Dataset entries:
Segment Open

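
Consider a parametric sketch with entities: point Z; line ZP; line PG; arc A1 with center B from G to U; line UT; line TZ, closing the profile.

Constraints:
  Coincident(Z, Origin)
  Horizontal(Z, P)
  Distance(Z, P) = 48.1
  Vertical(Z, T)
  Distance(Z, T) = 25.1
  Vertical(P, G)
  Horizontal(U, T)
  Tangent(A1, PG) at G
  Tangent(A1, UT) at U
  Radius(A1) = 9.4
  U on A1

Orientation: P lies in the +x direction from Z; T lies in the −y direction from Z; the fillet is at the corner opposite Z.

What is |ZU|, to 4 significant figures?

46.13

Z is at the origin; Z and P share the same y with |ZP| = 48.1 and P on the +x side, so P = (48.10, 0.000). ZT is vertical with |ZT| = 25.1 and T on the −y side, so T = (0.000, -25.10). The virtual corner opposite Z is at (48.10, -25.10). Tangency of A1 to PG means the radius BG is perpendicular to PG and tangency of A1 to UT means the radius BU is perpendicular to UT, with radius 9.4, so the center B sits 9.4 in from both sides at B = (38.70, -15.70). That places the tangent points at G = (48.10, -15.70) on PG and U = (38.70, -25.10) on UT. Then |ZU| = |U − Z| = 46.13.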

Segment Closed

Problem statement:
Keeping every word and mark as it is, print the entries above.

Result of the task:
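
Consider a parametric sketch with entities: point Z; line ZP; line PG; arc A1 with center B from G to U; line UT; line TZ, closing the profile.

Constraints:
  Coincident(Z, Origin)
  Horizontal(Z, P)
  Distance(Z, P) = 48.1
  Vertical(Z, T)
  Distance(Z, T) = 25.1
  Vertical(P, G)
  Horizontal(U, T)
  Tangent(A1, PG) at G
  Tangent(A1, UT) at U
  Radius(A1) = 9.4
  U on A1

Orientation: P lies in the +x direction from Z; T lies in the −y direction from Z; the fillet is at the corner opposite Z.

What is |ZU|, to 4 significant figures?

46.13

Z is at the origin; Z and P share the same y with |ZP| = 48.1 and P on the +x side, so P = (48.10, 0.000). ZT is vertical with |ZT| = 25.1 and T on the −y side, so T = (0.000, -25.10). The virtual corner opposite Z is at (48.10, -25.10). Tangency of A1 to PG means the radius BG is perpendicular to PG and tangency of A1 to UT means the radius BU is perpendicular to UT, with radius 9.4, so the center B sits 9.4 in from both sides at B = (38.70, -15.70). That places the tangent points at G = (48.10, -15.70) on PG and U = (38.70, -25.10) on UT. Then |ZU| = |U − Z| = 46.13.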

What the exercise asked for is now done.